:: MATERIAL SHOWN

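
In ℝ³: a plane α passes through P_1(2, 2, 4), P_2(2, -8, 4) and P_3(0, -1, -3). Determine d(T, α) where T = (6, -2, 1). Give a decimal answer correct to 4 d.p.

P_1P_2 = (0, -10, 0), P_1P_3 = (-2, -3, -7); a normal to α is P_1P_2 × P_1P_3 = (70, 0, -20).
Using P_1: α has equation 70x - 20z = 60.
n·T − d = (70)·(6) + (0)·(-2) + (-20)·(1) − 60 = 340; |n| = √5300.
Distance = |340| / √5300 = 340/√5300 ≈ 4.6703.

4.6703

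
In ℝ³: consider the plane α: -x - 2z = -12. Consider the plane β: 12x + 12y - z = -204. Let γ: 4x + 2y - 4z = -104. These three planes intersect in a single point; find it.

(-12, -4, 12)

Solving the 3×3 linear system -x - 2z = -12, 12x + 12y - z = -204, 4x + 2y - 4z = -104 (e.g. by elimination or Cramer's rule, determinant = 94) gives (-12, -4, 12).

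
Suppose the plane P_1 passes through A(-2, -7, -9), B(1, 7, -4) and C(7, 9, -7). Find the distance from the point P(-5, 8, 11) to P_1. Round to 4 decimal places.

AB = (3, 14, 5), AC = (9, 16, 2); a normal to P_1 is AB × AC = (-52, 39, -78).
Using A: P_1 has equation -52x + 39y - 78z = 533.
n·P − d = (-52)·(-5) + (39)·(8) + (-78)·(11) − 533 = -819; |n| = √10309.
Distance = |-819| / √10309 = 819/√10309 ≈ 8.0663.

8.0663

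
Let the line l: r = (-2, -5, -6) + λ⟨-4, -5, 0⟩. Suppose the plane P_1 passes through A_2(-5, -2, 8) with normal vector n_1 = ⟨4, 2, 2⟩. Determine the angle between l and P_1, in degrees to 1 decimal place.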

::::

◆ TASK: Set down the listing in full, keeping every word exactly as it is.

◆ EXERCISE ANSWER:
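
In ℝ³: a plane α passes through P_1(2, 2, 4), P_2(2, -8, 4) and P_3(0, -1, -3). Determine d(T, α) where T = (6, -2, 1). Give a decimal answer correct to 4 d.p.

P_1P_2 = (0, -10, 0), P_1P_3 = (-2, -3, -7); a normal to α is P_1P_2 × P_1P_3 = (70, 0, -20).
Using P_1: α has equation 70x - 20z = 60.
n·T − d = (70)·(6) + (0)·(-2) + (-20)·(1) − 60 = 340; |n| = √5300.
Distance = |340| / √5300 = 340/√5300 ≈ 4.6703.

4.6703

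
In ℝ³: consider the plane α: -x - 2z = -12. Consider the plane β: 12x + 12y - z = -204. Let γ: 4x + 2y - 4z = -104. These three planes intersect in a single point; find it.

(-12, -4, 12)

Solving the 3×3 linear system -x - 2z = -12, 12x + 12y - z = -204, 4x + 2y - 4z = -104 (e.g. by elimination or Cramer's rule, determinant = 94) gives (-12, -4, 12).

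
Suppose the plane P_1 passes through A(-2, -7, -9), B(1, 7, -4) and C(7, 9, -7). Find the distance from the point P(-5, 8, 11) to P_1. Round to 4 decimal places.

AB = (3, 14, 5), AC = (9, 16, 2); a normal to P_1 is AB × AC = (-52, 39, -78).
Using A: P_1 has equation -52x + 39y - 78z = 533.
n·P − d = (-52)·(-5) + (39)·(8) + (-78)·(11) − 533 = -819; |n| = √10309.
Distance = |-819| / √10309 = 819/√10309 ≈ 8.0663.

8.0663

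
Let the line l: r = (-2, -5, -6) + λ⟨-4, -5, 0⟩. Suppose the plane P_1 passes through A_2(-5, -2, 8) with normal vector n_1 = ⟨4, 2, 2⟩. Determine the angle between l and P_1, in degrees to 1 decimal place.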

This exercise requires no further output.